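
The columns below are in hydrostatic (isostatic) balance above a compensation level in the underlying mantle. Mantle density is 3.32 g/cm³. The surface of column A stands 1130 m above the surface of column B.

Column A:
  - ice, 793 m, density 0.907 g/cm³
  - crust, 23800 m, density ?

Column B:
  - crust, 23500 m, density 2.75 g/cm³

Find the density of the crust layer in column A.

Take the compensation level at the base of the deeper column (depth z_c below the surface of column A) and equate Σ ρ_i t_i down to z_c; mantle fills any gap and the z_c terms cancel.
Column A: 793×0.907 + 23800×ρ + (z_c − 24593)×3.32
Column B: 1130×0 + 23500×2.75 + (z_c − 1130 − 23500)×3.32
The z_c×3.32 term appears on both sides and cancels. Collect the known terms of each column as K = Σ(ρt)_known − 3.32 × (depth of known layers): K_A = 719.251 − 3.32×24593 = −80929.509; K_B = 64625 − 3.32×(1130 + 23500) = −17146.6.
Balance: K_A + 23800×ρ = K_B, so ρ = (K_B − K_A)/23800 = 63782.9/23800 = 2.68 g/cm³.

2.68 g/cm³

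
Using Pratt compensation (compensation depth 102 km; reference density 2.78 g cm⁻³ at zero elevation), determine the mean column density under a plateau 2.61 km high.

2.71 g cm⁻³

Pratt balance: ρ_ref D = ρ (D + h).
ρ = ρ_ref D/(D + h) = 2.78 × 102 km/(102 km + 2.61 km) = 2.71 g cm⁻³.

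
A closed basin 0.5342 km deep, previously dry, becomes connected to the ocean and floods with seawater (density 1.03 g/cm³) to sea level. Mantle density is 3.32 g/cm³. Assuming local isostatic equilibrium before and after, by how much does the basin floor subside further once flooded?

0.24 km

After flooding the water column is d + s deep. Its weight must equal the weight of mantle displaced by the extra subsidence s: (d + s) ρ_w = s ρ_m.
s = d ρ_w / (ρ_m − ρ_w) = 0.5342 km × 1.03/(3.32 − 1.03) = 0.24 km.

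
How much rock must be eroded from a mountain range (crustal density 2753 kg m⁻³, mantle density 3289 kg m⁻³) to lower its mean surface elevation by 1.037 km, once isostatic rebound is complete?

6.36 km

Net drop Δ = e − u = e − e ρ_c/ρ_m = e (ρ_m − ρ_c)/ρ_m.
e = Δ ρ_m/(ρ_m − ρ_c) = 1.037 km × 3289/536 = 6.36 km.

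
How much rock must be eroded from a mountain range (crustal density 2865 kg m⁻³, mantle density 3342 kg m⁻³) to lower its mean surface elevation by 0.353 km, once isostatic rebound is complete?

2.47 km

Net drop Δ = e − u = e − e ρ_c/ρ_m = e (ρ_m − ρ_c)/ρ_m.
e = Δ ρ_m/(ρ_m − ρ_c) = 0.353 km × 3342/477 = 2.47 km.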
★ ★ ★ ★ ★
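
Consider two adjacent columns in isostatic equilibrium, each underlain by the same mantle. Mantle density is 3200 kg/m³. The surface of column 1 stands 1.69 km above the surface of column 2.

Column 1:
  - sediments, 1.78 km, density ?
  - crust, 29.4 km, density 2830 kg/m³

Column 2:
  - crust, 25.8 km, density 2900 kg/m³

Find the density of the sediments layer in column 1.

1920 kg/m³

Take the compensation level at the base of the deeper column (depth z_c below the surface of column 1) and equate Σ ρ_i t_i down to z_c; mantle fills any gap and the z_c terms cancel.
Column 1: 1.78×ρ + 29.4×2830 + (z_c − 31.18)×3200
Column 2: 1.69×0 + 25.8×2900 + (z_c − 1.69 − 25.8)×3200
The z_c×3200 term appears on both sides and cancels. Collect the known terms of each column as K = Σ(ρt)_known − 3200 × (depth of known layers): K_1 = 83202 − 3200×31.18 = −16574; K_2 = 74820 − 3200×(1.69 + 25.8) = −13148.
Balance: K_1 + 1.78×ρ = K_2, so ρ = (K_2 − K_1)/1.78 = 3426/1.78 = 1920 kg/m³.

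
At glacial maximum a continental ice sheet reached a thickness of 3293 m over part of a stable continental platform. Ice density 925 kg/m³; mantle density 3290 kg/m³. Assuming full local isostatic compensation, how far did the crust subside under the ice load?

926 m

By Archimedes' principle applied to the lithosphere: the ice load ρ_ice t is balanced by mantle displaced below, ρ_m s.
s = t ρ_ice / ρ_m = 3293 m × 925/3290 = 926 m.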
★ ★ ★ ★ ★
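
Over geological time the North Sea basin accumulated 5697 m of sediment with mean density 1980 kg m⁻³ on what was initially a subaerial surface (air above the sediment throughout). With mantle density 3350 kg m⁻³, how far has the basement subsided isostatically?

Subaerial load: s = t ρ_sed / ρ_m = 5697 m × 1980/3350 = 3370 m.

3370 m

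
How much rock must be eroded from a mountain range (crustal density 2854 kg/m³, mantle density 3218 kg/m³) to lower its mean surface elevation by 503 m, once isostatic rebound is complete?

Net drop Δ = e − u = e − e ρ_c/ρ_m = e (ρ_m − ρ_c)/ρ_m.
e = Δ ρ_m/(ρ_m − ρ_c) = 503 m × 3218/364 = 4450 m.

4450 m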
★ ★ ★ ★ ★
→ Assignment:
Show all lines above holding "stands".

→ Response below:
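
The columns below are in hydrostatic (isostatic) balance above a compensation level in the underlying mantle. Mantle density is 3.32 g/cm³. The surface of column A stands 1130 m above the surface of column B.
Consider two adjacent columns in isostatic equilibrium, each underlain by the same mantle. Mantle density is 3200 kg/m³. The surface of column 1 stands 1.69 km above the surface of column 2.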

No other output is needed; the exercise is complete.